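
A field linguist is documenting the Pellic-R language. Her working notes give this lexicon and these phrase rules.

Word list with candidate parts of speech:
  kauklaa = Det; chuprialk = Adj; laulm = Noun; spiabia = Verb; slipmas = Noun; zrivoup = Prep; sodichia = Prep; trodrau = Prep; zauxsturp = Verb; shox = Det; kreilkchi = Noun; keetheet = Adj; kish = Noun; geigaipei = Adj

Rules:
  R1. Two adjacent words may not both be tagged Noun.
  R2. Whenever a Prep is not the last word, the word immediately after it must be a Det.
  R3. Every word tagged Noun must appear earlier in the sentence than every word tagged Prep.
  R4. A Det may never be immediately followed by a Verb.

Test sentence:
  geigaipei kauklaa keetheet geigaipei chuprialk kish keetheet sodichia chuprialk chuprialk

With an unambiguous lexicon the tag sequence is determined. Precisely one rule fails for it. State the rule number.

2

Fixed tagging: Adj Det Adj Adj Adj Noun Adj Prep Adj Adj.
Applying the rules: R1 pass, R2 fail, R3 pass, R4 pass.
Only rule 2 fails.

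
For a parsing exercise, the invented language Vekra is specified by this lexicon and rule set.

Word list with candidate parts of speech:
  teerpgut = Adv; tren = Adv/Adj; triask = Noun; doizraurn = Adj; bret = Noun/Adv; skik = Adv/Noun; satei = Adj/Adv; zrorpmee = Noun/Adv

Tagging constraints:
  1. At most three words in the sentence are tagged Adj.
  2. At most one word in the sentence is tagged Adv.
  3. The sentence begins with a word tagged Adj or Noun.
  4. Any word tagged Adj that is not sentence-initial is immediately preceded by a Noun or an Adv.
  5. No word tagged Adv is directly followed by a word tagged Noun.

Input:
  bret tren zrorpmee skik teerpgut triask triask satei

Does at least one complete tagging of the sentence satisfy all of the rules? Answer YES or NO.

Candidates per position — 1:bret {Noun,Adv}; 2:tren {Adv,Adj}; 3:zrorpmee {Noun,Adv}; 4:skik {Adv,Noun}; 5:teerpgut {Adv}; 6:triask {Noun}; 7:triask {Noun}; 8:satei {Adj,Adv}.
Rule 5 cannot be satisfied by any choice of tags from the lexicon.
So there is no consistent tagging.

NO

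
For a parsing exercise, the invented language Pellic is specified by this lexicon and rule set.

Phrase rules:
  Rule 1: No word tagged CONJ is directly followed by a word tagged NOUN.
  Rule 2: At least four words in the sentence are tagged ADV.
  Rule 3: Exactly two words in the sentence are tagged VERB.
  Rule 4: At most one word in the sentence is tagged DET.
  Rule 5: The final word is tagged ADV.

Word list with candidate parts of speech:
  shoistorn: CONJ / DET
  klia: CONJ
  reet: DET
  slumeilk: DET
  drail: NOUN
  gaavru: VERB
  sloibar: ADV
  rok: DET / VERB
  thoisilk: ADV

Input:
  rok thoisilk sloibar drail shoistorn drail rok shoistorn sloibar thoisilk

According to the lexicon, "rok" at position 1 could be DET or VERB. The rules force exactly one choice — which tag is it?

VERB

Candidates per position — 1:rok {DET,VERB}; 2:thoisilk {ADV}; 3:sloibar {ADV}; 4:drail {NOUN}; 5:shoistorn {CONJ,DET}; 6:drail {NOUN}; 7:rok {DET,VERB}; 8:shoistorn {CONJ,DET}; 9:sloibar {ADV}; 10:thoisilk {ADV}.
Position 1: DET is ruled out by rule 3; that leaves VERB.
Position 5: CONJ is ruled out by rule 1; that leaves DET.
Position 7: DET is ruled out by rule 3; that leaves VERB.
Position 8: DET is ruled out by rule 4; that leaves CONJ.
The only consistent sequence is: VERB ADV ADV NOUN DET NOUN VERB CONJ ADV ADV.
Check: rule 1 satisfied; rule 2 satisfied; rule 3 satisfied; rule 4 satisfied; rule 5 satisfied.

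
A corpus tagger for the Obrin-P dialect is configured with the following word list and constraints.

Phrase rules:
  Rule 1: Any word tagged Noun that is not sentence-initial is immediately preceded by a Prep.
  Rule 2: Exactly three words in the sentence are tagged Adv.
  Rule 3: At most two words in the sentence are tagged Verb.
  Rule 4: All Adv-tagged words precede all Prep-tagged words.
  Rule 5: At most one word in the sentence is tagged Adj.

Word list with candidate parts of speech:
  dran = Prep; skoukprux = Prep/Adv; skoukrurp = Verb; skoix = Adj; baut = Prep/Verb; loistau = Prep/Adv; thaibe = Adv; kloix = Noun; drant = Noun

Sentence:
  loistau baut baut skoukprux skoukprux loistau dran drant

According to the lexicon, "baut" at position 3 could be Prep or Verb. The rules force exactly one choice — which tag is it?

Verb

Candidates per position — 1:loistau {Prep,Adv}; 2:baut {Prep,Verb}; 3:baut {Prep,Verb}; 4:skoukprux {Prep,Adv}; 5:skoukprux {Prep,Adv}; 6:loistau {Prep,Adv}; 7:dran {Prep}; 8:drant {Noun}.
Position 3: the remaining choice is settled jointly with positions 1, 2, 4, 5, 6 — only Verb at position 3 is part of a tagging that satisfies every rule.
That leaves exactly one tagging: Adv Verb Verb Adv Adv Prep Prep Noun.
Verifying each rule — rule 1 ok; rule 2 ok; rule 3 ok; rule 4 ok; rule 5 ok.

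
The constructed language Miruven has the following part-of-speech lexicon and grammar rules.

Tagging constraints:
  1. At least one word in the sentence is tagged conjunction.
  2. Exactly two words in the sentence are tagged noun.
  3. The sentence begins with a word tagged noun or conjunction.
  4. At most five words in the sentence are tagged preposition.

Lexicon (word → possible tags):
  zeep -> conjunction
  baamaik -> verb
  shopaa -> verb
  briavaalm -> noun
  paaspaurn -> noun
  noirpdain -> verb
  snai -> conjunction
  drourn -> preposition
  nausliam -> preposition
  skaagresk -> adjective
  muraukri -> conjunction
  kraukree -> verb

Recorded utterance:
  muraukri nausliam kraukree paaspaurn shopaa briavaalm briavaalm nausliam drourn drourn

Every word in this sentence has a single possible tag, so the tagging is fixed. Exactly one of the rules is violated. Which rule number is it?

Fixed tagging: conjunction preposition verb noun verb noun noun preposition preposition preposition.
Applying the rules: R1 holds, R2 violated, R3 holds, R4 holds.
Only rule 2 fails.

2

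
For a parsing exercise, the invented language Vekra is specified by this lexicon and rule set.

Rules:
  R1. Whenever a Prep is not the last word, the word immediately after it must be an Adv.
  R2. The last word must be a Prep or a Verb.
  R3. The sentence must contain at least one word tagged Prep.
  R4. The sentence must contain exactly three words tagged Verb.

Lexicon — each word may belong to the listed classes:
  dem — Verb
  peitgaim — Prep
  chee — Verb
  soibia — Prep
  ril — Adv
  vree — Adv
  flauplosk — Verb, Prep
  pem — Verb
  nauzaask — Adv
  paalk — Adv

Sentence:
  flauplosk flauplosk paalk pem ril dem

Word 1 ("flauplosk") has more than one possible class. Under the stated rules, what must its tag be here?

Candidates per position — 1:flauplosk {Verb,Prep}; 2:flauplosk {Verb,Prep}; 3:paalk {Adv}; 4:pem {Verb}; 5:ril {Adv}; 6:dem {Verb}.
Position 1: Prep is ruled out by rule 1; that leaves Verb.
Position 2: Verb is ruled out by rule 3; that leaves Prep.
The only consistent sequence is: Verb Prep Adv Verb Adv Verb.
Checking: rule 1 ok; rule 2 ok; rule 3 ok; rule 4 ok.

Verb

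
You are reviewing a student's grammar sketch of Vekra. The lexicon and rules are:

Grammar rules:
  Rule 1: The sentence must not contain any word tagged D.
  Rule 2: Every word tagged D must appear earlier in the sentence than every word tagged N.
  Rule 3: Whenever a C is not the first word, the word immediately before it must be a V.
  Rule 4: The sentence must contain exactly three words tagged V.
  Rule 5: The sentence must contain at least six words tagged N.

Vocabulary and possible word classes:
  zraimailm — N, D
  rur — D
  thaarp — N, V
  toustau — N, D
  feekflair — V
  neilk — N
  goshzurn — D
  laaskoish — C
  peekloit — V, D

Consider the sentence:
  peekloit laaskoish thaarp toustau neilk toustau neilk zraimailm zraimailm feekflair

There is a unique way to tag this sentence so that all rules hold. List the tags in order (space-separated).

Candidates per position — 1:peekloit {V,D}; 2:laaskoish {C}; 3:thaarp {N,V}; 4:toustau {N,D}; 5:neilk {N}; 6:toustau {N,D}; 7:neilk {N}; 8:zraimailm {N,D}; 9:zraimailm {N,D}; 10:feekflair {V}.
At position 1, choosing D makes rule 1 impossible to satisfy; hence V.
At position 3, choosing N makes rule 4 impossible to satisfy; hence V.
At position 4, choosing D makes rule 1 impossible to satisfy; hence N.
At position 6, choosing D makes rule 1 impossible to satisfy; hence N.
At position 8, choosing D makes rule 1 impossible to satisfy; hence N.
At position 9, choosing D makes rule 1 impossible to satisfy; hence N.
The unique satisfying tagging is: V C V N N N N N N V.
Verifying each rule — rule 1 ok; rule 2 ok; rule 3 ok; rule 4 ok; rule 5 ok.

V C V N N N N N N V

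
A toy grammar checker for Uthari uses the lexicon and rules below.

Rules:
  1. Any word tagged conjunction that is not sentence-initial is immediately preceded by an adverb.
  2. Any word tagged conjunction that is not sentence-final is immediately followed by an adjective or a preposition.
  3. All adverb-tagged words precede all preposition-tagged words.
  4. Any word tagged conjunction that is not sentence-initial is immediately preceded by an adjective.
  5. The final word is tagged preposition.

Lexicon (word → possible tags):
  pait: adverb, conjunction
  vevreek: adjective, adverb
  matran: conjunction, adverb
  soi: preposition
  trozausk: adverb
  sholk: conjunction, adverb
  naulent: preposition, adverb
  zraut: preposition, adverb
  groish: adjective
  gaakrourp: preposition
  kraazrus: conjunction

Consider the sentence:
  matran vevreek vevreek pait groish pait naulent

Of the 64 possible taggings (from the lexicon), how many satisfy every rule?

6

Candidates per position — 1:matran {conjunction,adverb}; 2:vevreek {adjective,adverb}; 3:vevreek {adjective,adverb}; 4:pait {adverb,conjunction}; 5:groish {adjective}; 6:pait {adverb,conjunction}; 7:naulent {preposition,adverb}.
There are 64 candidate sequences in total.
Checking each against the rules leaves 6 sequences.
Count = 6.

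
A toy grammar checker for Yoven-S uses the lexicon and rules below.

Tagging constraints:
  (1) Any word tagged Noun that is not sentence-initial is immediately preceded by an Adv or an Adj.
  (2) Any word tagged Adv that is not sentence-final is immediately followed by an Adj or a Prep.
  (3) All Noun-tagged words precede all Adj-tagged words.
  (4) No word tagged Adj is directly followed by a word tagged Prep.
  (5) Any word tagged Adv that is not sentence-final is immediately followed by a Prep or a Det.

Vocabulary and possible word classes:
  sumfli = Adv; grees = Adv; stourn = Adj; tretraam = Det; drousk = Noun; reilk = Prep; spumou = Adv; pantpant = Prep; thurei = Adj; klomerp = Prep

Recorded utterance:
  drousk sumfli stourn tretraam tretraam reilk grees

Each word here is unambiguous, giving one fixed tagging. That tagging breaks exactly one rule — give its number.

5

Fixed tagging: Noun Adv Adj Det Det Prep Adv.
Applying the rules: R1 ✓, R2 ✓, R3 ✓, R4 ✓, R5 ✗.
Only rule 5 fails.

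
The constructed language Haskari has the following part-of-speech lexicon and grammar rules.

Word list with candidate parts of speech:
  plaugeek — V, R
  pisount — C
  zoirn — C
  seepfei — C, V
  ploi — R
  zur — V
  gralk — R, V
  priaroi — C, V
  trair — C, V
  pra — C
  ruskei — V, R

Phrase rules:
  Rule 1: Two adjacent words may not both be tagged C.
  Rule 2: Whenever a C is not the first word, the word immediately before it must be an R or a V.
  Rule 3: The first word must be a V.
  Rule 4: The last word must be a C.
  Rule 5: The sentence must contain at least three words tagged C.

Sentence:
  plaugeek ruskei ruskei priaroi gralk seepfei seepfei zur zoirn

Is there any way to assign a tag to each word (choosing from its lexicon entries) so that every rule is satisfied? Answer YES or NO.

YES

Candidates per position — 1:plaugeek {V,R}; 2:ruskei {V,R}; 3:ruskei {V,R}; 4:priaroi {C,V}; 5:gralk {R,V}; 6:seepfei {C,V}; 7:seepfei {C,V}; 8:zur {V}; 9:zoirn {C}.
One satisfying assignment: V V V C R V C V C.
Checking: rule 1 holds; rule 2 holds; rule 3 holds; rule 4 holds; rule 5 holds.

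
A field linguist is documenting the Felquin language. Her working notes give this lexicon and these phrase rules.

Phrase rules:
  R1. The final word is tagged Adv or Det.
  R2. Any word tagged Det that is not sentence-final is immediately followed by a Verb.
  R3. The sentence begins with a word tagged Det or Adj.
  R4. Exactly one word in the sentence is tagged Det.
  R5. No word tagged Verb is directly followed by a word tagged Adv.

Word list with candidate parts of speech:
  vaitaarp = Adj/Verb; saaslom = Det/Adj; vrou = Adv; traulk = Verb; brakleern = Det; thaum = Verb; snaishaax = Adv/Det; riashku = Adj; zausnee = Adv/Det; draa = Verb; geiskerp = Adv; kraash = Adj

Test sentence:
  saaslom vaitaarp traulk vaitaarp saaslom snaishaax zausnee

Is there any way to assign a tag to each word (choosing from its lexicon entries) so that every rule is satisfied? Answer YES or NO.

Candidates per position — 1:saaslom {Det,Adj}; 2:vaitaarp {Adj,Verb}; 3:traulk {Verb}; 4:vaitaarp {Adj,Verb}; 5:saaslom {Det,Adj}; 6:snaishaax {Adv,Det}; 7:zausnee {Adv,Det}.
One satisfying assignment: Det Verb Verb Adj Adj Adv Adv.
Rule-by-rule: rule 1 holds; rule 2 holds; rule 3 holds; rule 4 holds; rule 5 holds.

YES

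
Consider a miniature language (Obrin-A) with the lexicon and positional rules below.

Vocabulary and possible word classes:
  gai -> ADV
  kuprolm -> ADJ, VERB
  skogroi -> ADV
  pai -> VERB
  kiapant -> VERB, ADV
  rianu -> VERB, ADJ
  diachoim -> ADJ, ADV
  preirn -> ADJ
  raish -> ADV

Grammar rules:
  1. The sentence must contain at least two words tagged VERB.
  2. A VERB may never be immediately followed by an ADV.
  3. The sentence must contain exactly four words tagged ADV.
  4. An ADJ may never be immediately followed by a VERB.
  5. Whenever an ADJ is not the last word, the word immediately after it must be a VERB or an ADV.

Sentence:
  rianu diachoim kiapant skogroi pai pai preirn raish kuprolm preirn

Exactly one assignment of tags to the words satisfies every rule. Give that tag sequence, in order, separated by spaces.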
=-=-=
Exercise requirements:
Look above for the line containing "thoisilk: ADV". Output from there through the line containing "rok thoisilk sloibar", exactly and inclusively.

Task output:
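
  thoisilk: ADV

Input:
  rok thoisilk sloibar drail shoistorn drail rok shoistorn sloibar thoisilk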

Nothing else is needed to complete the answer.